** Task data follows **

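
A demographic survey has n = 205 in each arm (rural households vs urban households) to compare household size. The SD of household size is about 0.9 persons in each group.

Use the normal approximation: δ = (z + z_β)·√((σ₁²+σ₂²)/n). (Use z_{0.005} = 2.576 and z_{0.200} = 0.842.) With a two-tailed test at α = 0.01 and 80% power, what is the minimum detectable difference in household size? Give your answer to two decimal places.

δ = (z_{α/2} + z_β) · √((σ₁²+σ₂²)/n)
  = (2.576 + 0.842) · √(1.62/205)
  = 3.418 · √0.0079
  = 3.418 · 0.0889
  = 0.3038

Minimum detectable difference ≈ 0.30 persons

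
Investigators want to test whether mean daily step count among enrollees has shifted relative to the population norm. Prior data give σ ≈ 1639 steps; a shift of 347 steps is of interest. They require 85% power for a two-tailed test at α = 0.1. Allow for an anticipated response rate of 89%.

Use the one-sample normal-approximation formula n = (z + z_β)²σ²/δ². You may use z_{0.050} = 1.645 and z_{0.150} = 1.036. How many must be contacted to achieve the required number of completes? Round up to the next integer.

n = 181

n = (z_{α/2} + z_β)² · σ² / δ²
  = (1.645 + 1.036)² · 1639² / 347²
  = 7.1878 · 2686321 / 120409
  = 160.36
Adjust for 89% response: 160.36 / 0.89 = 180.18.
Round up → n = 181.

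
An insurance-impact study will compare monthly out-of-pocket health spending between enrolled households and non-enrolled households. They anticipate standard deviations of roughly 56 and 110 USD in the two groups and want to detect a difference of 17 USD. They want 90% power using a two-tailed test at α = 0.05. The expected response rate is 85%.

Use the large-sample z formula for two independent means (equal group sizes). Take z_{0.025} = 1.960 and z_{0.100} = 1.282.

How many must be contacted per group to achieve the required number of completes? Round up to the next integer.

n = (z_{α/2} + z_β)² · (σ₁² + σ₂²) / δ²
  = (1.960 + 1.282)² · (56² + 110² = 15236) / 17²
  = 10.5106 · 15236 / 289
  = 554.11
Adjust for 85% response: 554.11 / 0.85 = 651.90.
Round up → n = 652 per group.

n = 652 per group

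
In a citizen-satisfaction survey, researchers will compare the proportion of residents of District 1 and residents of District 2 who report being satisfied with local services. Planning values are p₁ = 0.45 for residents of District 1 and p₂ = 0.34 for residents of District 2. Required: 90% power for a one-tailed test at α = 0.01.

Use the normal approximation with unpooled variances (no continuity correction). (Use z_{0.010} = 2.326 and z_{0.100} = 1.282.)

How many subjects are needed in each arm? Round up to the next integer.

n = (z_α + z_β)² · [p₁(1−p₁) + p₂(1−p₂)] / (p₁ − p₂)²
  = (2.326 + 1.282)² · (0.45·0.55 + 0.34·0.66) / (0.11)²
  = (3.608)² · (0.2475 + 0.2244) / 0.0121
  = 13.0177 · 0.4719 / 0.0121
  = 507.69
Round up → n = 508 per group.

n = 508 per group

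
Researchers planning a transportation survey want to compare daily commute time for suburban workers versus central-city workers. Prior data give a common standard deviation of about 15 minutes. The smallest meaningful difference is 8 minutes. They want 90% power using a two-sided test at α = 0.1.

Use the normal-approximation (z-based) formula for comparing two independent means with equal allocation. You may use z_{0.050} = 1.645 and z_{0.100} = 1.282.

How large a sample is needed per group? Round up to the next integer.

n = (z_{α/2} + z_β)² · (σ₁² + σ₂²) / δ²
  = (1.645 + 1.282)² · (2·15² = 450) / 8²
  = 8.5673 · 450 / 64
  = 60.24
Round up → n = 61 per group.

n = 61 per group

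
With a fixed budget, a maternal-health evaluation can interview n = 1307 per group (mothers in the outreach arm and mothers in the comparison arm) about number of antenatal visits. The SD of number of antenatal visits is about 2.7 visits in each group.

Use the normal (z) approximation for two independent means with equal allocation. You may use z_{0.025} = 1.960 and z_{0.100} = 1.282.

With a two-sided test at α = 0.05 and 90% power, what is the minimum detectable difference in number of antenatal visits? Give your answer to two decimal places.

Minimum detectable difference ≈ 0.34 visits

δ = (z_{α/2} + z_β) · √((σ₁²+σ₂²)/n)
  = (1.960 + 1.282) · √(14.58/1307)
  = 3.242 · √0.01116
  = 3.242 · 0.1056
  = 0.3424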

** End of Task data **

__Work to complete__. Track down every line in the entries that includes the string "Prior", and copy it.

__Response to the task__.
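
Investigators want to test whether mean daily step count among enrollees has shifted relative to the population norm. Prior data give σ ≈ 1639 steps; a shift of 347 steps is of interest. They require 85% power for a two-tailed test at α = 0.1. Allow for an anticipated response rate of 89%.
Researchers planning a transportation survey want to compare daily commute time for suburban workers versus central-city workers. Prior data give a common standard deviation of about 15 minutes. The smallest meaningful difference is 8 minutes. They want 90% power using a two-sided test at α = 0.1.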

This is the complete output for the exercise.